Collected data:

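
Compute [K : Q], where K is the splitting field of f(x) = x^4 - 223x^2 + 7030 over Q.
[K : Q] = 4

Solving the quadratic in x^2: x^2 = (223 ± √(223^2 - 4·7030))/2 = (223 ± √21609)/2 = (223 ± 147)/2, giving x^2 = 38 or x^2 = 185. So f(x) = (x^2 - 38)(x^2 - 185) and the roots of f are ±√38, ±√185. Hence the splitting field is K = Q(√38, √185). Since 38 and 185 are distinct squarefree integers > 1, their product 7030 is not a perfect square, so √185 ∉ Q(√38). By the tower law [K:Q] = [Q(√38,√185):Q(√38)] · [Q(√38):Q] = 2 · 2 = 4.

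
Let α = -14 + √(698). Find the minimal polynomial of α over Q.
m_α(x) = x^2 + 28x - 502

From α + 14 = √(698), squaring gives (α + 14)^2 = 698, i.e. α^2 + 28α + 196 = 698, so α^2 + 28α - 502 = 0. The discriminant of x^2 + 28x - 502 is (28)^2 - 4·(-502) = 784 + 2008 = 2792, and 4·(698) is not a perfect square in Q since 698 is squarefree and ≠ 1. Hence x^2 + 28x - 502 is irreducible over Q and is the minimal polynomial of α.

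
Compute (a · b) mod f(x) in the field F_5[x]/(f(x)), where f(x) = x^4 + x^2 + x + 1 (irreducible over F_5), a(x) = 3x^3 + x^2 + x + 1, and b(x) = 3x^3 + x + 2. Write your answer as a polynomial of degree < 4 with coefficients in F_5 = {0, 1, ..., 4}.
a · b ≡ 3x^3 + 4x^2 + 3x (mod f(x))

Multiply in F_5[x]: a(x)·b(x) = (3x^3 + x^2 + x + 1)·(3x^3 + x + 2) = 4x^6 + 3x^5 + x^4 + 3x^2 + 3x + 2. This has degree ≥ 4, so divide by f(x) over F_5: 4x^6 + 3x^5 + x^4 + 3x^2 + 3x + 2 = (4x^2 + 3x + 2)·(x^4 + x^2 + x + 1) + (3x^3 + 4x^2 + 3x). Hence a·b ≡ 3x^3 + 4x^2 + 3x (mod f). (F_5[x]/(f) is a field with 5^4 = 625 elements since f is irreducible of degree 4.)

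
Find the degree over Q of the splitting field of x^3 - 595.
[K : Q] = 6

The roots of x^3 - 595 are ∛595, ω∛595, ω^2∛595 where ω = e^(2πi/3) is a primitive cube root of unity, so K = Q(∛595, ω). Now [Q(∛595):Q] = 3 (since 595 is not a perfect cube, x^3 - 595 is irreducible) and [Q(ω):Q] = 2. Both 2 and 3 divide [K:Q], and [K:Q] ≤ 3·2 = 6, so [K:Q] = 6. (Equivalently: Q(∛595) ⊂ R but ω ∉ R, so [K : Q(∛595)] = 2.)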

# Work request
Write out all records exactly, keeping every detail.

# Task answer
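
Compute [K : Q], where K is the splitting field of f(x) = x^4 - 223x^2 + 7030 over Q.
[K : Q] = 4

Solving the quadratic in x^2: x^2 = (223 ± √(223^2 - 4·7030))/2 = (223 ± √21609)/2 = (223 ± 147)/2, giving x^2 = 38 or x^2 = 185. So f(x) = (x^2 - 38)(x^2 - 185) and the roots of f are ±√38, ±√185. Hence the splitting field is K = Q(√38, √185). Since 38 and 185 are distinct squarefree integers > 1, their product 7030 is not a perfect square, so √185 ∉ Q(√38). By the tower law [K:Q] = [Q(√38,√185):Q(√38)] · [Q(√38):Q] = 2 · 2 = 4.

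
Let α = -14 + √(698). Find the minimal polynomial of α over Q.
m_α(x) = x^2 + 28x - 502

From α + 14 = √(698), squaring gives (α + 14)^2 = 698, i.e. α^2 + 28α + 196 = 698, so α^2 + 28α - 502 = 0. The discriminant of x^2 + 28x - 502 is (28)^2 - 4·(-502) = 784 + 2008 = 2792, and 4·(698) is not a perfect square in Q since 698 is squarefree and ≠ 1. Hence x^2 + 28x - 502 is irreducible over Q and is the minimal polynomial of α.

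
Compute (a · b) mod f(x) in the field F_5[x]/(f(x)), where f(x) = x^4 + x^2 + x + 1 (irreducible over F_5), a(x) = 3x^3 + x^2 + x + 1, and b(x) = 3x^3 + x + 2. Write your answer as a polynomial of degree < 4 with coefficients in F_5 = {0, 1, ..., 4}.
a · b ≡ 3x^3 + 4x^2 + 3x (mod f(x))

Multiply in F_5[x]: a(x)·b(x) = (3x^3 + x^2 + x + 1)·(3x^3 + x + 2) = 4x^6 + 3x^5 + x^4 + 3x^2 + 3x + 2. This has degree ≥ 4, so divide by f(x) over F_5: 4x^6 + 3x^5 + x^4 + 3x^2 + 3x + 2 = (4x^2 + 3x + 2)·(x^4 + x^2 + x + 1) + (3x^3 + 4x^2 + 3x). Hence a·b ≡ 3x^3 + 4x^2 + 3x (mod f). (F_5[x]/(f) is a field with 5^4 = 625 elements since f is irreducible of degree 4.)

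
Find the degree over Q of the splitting field of x^3 - 595.
[K : Q] = 6

The roots of x^3 - 595 are ∛595, ω∛595, ω^2∛595 where ω = e^(2πi/3) is a primitive cube root of unity, so K = Q(∛595, ω). Now [Q(∛595):Q] = 3 (since 595 is not a perfect cube, x^3 - 595 is irreducible) and [Q(ω):Q] = 2. Both 2 and 3 divide [K:Q], and [K:Q] ≤ 3·2 = 6, so [K:Q] = 6. (Equivalently: Q(∛595) ⊂ R but ω ∉ R, so [K : Q(∛595)] = 2.)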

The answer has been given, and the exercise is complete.